Information:
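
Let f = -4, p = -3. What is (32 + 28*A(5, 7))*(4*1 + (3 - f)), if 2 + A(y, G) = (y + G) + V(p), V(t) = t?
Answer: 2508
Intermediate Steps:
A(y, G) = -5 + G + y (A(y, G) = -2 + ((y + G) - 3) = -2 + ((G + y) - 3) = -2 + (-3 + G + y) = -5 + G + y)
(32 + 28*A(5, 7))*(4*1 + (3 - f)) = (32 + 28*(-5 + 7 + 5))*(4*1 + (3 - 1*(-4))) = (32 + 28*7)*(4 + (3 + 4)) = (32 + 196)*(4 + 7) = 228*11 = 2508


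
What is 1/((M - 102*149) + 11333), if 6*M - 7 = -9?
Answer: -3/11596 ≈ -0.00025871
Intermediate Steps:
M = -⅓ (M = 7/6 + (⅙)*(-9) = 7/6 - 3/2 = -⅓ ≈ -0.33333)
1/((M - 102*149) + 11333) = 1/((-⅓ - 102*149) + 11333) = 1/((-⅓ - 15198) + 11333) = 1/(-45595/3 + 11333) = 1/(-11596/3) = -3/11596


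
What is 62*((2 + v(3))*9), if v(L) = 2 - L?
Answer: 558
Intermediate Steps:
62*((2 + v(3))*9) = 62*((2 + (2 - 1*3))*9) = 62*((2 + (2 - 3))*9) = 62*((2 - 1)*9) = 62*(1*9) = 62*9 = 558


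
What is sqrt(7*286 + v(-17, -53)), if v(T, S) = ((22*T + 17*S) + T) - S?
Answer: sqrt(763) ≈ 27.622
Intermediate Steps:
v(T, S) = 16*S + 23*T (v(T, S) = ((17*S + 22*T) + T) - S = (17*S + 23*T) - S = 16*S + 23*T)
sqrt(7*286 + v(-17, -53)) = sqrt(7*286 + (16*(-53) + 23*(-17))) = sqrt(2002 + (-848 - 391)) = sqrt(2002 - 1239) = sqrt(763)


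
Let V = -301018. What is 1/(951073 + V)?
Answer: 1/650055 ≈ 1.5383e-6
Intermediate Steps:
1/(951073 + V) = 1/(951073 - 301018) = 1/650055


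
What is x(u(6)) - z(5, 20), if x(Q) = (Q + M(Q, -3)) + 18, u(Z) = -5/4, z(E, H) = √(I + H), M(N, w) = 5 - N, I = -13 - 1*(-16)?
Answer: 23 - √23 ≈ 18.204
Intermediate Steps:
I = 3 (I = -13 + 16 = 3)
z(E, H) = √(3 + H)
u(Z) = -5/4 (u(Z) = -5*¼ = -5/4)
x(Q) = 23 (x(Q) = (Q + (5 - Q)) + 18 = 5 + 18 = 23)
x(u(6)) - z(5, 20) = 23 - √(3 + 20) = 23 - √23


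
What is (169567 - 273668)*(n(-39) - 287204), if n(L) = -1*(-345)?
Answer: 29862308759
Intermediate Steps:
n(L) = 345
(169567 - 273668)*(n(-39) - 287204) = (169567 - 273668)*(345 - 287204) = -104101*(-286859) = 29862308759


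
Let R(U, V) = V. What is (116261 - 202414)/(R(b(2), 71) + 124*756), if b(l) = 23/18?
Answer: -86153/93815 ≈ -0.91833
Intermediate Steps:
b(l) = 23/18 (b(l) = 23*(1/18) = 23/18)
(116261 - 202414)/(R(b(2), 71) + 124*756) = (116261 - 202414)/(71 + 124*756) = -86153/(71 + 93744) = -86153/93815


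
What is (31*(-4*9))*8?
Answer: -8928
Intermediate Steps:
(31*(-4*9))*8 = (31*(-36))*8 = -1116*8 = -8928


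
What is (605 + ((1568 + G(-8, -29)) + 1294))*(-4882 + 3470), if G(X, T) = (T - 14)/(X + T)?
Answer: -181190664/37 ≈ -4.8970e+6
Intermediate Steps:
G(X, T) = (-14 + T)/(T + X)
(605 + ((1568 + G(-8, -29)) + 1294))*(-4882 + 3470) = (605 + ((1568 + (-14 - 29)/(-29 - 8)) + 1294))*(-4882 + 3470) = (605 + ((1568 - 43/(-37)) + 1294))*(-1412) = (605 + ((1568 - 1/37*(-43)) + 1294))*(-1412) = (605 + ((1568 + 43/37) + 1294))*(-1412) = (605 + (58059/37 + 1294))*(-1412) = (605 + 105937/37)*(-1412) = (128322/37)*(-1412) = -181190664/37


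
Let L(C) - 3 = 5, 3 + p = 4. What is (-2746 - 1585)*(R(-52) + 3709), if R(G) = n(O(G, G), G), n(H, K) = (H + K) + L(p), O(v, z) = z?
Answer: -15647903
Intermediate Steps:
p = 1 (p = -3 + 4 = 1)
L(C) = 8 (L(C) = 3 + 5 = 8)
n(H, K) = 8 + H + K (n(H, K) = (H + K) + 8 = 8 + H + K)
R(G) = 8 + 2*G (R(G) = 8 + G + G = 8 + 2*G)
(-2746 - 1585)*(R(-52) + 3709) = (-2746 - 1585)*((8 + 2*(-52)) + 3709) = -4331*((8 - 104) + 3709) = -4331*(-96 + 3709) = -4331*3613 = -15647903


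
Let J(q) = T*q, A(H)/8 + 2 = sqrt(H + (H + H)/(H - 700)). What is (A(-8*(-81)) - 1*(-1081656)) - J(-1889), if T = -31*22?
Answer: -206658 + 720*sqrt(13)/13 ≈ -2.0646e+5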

Your instructions: A faithful copy of all the records is required.

Reply to the exercise:
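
Let f = -4, p = -3. What is (32 + 28*A(5, 7))*(4*1 + (3 - f)), if 2 + A(y, G) = (y + G) + V(p), V(t) = t?
Answer: 2508
Intermediate Steps:
A(y, G) = -5 + G + y (A(y, G) = -2 + ((y + G) - 3) = -2 + ((G + y) - 3) = -2 + (-3 + G + y) = -5 + G + y)
(32 + 28*A(5, 7))*(4*1 + (3 - f)) = (32 + 28*(-5 + 7 + 5))*(4*1 + (3 - 1*(-4))) = (32 + 28*7)*(4 + (3 + 4)) = (32 + 196)*(4 + 7) = 228*11 = 2508


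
What is 1/((M - 102*149) + 11333), if 6*M - 7 = -9?
Answer: -3/11596 ≈ -0.00025871
Intermediate Steps:
M = -⅓ (M = 7/6 + (⅙)*(-9) = 7/6 - 3/2 = -⅓ ≈ -0.33333)
1/((M - 102*149) + 11333) = 1/((-⅓ - 102*149) + 11333) = 1/((-⅓ - 15198) + 11333) = 1/(-45595/3 + 11333) = 1/(-11596/3) = -3/11596


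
What is 62*((2 + v(3))*9), if v(L) = 2 - L?
Answer: 558
Intermediate Steps:
62*((2 + v(3))*9) = 62*((2 + (2 - 1*3))*9) = 62*((2 + (2 - 3))*9) = 62*((2 - 1)*9) = 62*(1*9) = 62*9 = 558


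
What is sqrt(7*286 + v(-17, -53)), if v(T, S) = ((22*T + 17*S) + T) - S?
Answer: sqrt(763) ≈ 27.622
Intermediate Steps:
v(T, S) = 16*S + 23*T (v(T, S) = ((17*S + 22*T) + T) - S = (17*S + 23*T) - S = 16*S + 23*T)
sqrt(7*286 + v(-17, -53)) = sqrt(7*286 + (16*(-53) + 23*(-17))) = sqrt(2002 + (-848 - 391)) = sqrt(2002 - 1239) = sqrt(763)


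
Let V = -301018. What is 1/(951073 + V)?
Answer: 1/650055 ≈ 1.5383e-6
Intermediate Steps:
1/(951073 + V) = 1/(951073 - 301018) = 1/650055


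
What is x(u(6)) - z(5, 20), if x(Q) = (Q + M(Q, -3)) + 18, u(Z) = -5/4, z(E, H) = √(I + H), M(N, w) = 5 - N, I = -13 - 1*(-16)?
Answer: 23 - √23 ≈ 18.204
Intermediate Steps:
I = 3 (I = -13 + 16 = 3)
z(E, H) = √(3 + H)
u(Z) = -5/4 (u(Z) = -5*¼ = -5/4)
x(Q) = 23 (x(Q) = (Q + (5 - Q)) + 18 = 5 + 18 = 23)
x(u(6)) - z(5, 20) = 23 - √(3 + 20) = 23 - √23


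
What is (169567 - 273668)*(n(-39) - 287204), if n(L) = -1*(-345)?
Answer: 29862308759
Intermediate Steps:
n(L) = 345
(169567 - 273668)*(n(-39) - 287204) = (169567 - 273668)*(345 - 287204) = -104101*(-286859) = 29862308759


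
Let R(U, V) = V. What is (116261 - 202414)/(R(b(2), 71) + 124*756), if b(l) = 23/18?
Answer: -86153/93815 ≈ -0.91833
Intermediate Steps:
b(l) = 23/18 (b(l) = 23*(1/18) = 23/18)
(116261 - 202414)/(R(b(2), 71) + 124*756) = (116261 - 202414)/(71 + 124*756) = -86153/(71 + 93744) = -86153/93815


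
What is (31*(-4*9))*8?
Answer: -8928
Intermediate Steps:
(31*(-4*9))*8 = (31*(-36))*8 = -1116*8 = -8928


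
What is (605 + ((1568 + G(-8, -29)) + 1294))*(-4882 + 3470), if G(X, T) = (T - 14)/(X + T)?
Answer: -181190664/37 ≈ -4.8970e+6
Intermediate Steps:
G(X, T) = (-14 + T)/(T + X)
(605 + ((1568 + G(-8, -29)) + 1294))*(-4882 + 3470) = (605 + ((1568 + (-14 - 29)/(-29 - 8)) + 1294))*(-4882 + 3470) = (605 + ((1568 - 43/(-37)) + 1294))*(-1412) = (605 + ((1568 - 1/37*(-43)) + 1294))*(-1412) = (605 + ((1568 + 43/37) + 1294))*(-1412) = (605 + (58059/37 + 1294))*(-1412) = (605 + 105937/37)*(-1412) = (128322/37)*(-1412) = -181190664/37


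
Let L(C) - 3 = 5, 3 + p = 4. What is (-2746 - 1585)*(R(-52) + 3709), if R(G) = n(O(G, G), G), n(H, K) = (H + K) + L(p), O(v, z) = z?
Answer: -15647903
Intermediate Steps:
p = 1 (p = -3 + 4 = 1)
L(C) = 8 (L(C) = 3 + 5 = 8)
n(H, K) = 8 + H + K (n(H, K) = (H + K) + 8 = 8 + H + K)
R(G) = 8 + 2*G (R(G) = 8 + G + G = 8 + 2*G)
(-2746 - 1585)*(R(-52) + 3709) = (-2746 - 1585)*((8 + 2*(-52)) + 3709) = -4331*((8 - 104) + 3709) = -4331*(-96 + 3709) = -4331*3613 = -15647903


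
Let J(q) = T*q, A(H)/8 + 2 = sqrt(H + (H + H)/(H - 700)). What is (A(-8*(-81)) - 1*(-1081656)) - J(-1889), if T = -31*22?
Answer: -206658 + 720*sqrt(13)/13 ≈ -2.0646e+5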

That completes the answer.